• Assigned task
The entries should each be set down again precisely.

Records from a data source:
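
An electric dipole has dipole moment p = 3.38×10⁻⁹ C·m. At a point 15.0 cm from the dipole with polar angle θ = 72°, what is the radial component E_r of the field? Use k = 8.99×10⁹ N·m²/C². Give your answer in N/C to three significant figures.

For a dipole, E_r = (2kp cosθ)/r³.
kp/r³ = (8.99×10⁹)(3.38×10⁻⁹)/(0.150)³ = 9003 N/C.
E_r = 2·9003·cos72° = 5564 N/C.

E_r ≈ 5560 N/C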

• Written solution
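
An electric dipole has dipole moment p = 3.38×10⁻⁹ C·m. At a point 15.0 cm from the dipole with polar angle θ = 72°, what is the radial component E_r of the field? Use k = 8.99×10⁹ N·m²/C². Give your answer in N/C to three significant figures.

For a dipole, E_r = (2kp cosθ)/r³.
kp/r³ = (8.99×10⁹)(3.38×10⁻⁹)/(0.150)³ = 9003 N/C.
E_r = 2·9003·cos72° = 5564 N/C.

E_r ≈ 5560 N/C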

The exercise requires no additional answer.